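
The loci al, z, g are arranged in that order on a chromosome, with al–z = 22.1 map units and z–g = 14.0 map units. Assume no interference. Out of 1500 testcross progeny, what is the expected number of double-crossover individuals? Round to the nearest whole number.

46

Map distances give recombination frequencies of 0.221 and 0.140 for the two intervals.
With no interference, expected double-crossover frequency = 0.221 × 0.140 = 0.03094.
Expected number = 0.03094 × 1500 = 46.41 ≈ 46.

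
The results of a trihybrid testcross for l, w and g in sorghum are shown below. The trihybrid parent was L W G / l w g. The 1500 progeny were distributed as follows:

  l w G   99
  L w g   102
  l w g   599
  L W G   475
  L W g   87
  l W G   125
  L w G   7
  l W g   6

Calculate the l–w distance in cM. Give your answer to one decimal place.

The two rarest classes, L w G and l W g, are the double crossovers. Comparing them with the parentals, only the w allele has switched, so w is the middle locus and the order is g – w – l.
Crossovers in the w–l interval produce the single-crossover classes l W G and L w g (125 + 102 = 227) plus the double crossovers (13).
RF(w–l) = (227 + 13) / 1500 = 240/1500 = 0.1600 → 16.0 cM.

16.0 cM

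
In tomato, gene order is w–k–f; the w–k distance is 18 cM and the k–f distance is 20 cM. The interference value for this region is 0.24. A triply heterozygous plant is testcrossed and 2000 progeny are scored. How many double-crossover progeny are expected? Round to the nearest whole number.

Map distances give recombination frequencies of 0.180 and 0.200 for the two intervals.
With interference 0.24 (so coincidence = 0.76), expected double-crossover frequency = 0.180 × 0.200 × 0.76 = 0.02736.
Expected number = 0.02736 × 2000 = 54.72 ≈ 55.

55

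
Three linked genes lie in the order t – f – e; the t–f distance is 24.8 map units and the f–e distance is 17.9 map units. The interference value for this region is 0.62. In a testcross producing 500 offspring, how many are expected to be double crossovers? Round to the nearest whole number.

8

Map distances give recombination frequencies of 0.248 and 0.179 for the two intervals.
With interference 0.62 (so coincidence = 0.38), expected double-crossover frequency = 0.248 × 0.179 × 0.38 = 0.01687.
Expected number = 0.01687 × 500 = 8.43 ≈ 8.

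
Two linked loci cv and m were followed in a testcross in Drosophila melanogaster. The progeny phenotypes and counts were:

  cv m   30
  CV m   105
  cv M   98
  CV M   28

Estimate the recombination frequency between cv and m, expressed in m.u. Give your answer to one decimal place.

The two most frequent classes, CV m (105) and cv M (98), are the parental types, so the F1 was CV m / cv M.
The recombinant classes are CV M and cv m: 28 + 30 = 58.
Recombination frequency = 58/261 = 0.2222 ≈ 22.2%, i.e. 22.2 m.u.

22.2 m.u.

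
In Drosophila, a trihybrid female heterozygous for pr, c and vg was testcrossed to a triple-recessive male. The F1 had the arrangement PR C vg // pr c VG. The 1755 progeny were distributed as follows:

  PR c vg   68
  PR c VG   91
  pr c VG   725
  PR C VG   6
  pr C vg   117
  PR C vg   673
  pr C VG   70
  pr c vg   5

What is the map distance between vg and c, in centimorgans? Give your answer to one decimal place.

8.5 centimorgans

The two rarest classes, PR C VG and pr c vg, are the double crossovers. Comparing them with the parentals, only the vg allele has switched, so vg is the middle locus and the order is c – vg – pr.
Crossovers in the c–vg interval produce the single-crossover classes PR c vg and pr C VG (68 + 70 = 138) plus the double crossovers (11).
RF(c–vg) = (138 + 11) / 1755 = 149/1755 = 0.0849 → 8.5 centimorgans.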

WHAT THIS TASK INVOLVES → The complete data above is to be written out again as it stands.

ANSWER →
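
The loci al, z, g are arranged in that order on a chromosome, with al–z = 22.1 map units and z–g = 14.0 map units. Assume no interference. Out of 1500 testcross progeny, what is the expected number of double-crossover individuals? Round to the nearest whole number.

46

Map distances give recombination frequencies of 0.221 and 0.140 for the two intervals.
With no interference, expected double-crossover frequency = 0.221 × 0.140 = 0.03094.
Expected number = 0.03094 × 1500 = 46.41 ≈ 46.

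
The results of a trihybrid testcross for l, w and g in sorghum are shown below. The trihybrid parent was L W G / l w g. The 1500 progeny were distributed as follows:

  l w G   99
  L w g   102
  l w g   599
  L W G   475
  L W g   87
  l W G   125
  L w G   7
  l W g   6

Calculate the l–w distance in cM. Give your answer to one decimal place.

The two rarest classes, L w G and l W g, are the double crossovers. Comparing them with the parentals, only the w allele has switched, so w is the middle locus and the order is g – w – l.
Crossovers in the w–l interval produce the single-crossover classes l W G and L w g (125 + 102 = 227) plus the double crossovers (13).
RF(w–l) = (227 + 13) / 1500 = 240/1500 = 0.1600 → 16.0 cM.

16.0 cM

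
In tomato, gene order is w–k–f; the w–k distance is 18 cM and the k–f distance is 20 cM. The interference value for this region is 0.24. A triply heterozygous plant is testcrossed and 2000 progeny are scored. How many double-crossover progeny are expected? Round to the nearest whole number.

Map distances give recombination frequencies of 0.180 and 0.200 for the two intervals.
With interference 0.24 (so coincidence = 0.76), expected double-crossover frequency = 0.180 × 0.200 × 0.76 = 0.02736.
Expected number = 0.02736 × 2000 = 54.72 ≈ 55.

55

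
Three linked genes lie in the order t – f – e; the t–f distance is 24.8 map units and the f–e distance is 17.9 map units. The interference value for this region is 0.62. In a testcross producing 500 offspring, how many are expected to be double crossovers? Round to the nearest whole number.

8

Map distances give recombination frequencies of 0.248 and 0.179 for the two intervals.
With interference 0.62 (so coincidence = 0.38), expected double-crossover frequency = 0.248 × 0.179 × 0.38 = 0.01687.
Expected number = 0.01687 × 500 = 8.43 ≈ 8.

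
Two linked loci cv and m were followed in a testcross in Drosophila melanogaster. The progeny phenotypes and counts were:

  cv m   30
  CV m   105
  cv M   98
  CV M   28

Estimate the recombination frequency between cv and m, expressed in m.u. Give your answer to one decimal place.

The two most frequent classes, CV m (105) and cv M (98), are the parental types, so the F1 was CV m / cv M.
The recombinant classes are CV M and cv m: 28 + 30 = 58.
Recombination frequency = 58/261 = 0.2222 ≈ 22.2%, i.e. 22.2 m.u.

22.2 m.u.

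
In Drosophila, a trihybrid female heterozygous for pr, c and vg was testcrossed to a triple-recessive male. The F1 had the arrangement PR C vg // pr c VG. The 1755 progeny were distributed as follows:

  PR c vg   68
  PR c VG   91
  pr c VG   725
  PR C VG   6
  pr C vg   117
  PR C vg   673
  pr C VG   70
  pr c vg   5

What is the map distance between vg and c, in centimorgans? Give your answer to one decimal place.

8.5 centimorgans

The two rarest classes, PR C VG and pr c vg, are the double crossovers. Comparing them with the parentals, only the vg allele has switched, so vg is the middle locus and the order is c – vg – pr.
Crossovers in the c–vg interval produce the single-crossover classes PR c vg and pr C VG (68 + 70 = 138) plus the double crossovers (11).
RF(c–vg) = (138 + 11) / 1755 = 149/1755 = 0.0849 → 8.5 centimorgans.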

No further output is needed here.